### DATA RECORDS
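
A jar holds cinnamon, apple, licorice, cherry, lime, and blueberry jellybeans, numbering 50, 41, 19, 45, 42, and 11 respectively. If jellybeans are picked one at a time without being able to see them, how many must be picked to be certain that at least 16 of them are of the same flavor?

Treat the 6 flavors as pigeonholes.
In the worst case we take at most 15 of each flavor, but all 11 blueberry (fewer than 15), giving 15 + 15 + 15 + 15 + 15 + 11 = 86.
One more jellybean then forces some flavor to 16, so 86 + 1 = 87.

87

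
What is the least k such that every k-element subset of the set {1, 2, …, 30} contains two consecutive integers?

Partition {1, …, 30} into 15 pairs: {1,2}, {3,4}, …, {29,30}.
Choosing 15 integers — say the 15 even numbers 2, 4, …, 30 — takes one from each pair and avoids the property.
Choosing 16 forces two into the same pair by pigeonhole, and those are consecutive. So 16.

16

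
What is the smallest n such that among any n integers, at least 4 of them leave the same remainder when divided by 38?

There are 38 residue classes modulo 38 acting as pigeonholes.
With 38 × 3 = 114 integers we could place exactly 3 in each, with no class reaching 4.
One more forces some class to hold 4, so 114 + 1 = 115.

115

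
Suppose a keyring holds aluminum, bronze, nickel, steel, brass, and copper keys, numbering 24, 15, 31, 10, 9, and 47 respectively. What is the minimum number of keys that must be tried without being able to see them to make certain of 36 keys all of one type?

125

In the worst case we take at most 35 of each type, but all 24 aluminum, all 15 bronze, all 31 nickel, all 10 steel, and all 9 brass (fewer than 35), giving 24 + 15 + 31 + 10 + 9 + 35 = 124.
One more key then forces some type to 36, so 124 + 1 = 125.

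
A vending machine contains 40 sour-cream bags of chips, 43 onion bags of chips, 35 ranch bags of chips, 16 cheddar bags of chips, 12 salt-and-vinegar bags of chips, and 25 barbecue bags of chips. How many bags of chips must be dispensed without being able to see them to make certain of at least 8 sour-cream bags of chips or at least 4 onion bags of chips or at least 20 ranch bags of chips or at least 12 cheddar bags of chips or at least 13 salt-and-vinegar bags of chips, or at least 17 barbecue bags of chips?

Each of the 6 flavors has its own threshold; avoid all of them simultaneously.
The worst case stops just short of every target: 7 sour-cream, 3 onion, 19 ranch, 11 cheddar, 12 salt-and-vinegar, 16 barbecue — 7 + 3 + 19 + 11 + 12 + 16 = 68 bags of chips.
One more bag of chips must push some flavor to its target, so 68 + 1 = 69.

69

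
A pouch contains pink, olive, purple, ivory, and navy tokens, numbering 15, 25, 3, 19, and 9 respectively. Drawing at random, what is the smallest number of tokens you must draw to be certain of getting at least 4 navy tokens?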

### WORK TO BE COMPLETED
Beginning with the line that contains "Suppose a keyring", retype every remaining line of the listing exactly, ending with the last one.

### FINISHED EXERCISE
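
Suppose a keyring holds aluminum, bronze, nickel, steel, brass, and copper keys, numbering 24, 15, 31, 10, 9, and 47 respectively. What is the minimum number of keys that must be tried without being able to see them to make certain of 36 keys all of one type?

125

In the worst case we take at most 35 of each type, but all 24 aluminum, all 15 bronze, all 31 nickel, all 10 steel, and all 9 brass (fewer than 35), giving 24 + 15 + 31 + 10 + 9 + 35 = 124.
One more key then forces some type to 36, so 124 + 1 = 125.

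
A vending machine contains 40 sour-cream bags of chips, 43 onion bags of chips, 35 ranch bags of chips, 16 cheddar bags of chips, 12 salt-and-vinegar bags of chips, and 25 barbecue bags of chips. How many bags of chips must be dispensed without being able to see them to make certain of at least 8 sour-cream bags of chips or at least 4 onion bags of chips or at least 20 ranch bags of chips or at least 12 cheddar bags of chips or at least 13 salt-and-vinegar bags of chips, or at least 17 barbecue bags of chips?

Each of the 6 flavors has its own threshold; avoid all of them simultaneously.
The worst case stops just short of every target: 7 sour-cream, 3 onion, 19 ranch, 11 cheddar, 12 salt-and-vinegar, 16 barbecue — 7 + 3 + 19 + 11 + 12 + 16 = 68 bags of chips.
One more bag of chips must push some flavor to its target, so 68 + 1 = 69.

69

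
A pouch contains pink, olive, purple, ivory, and navy tokens, numbering 15, 25, 3, 19, and 9 respectively. Drawing at random, what is the smallest number of tokens you must draw to be certain of getting at least 4 navy tokens?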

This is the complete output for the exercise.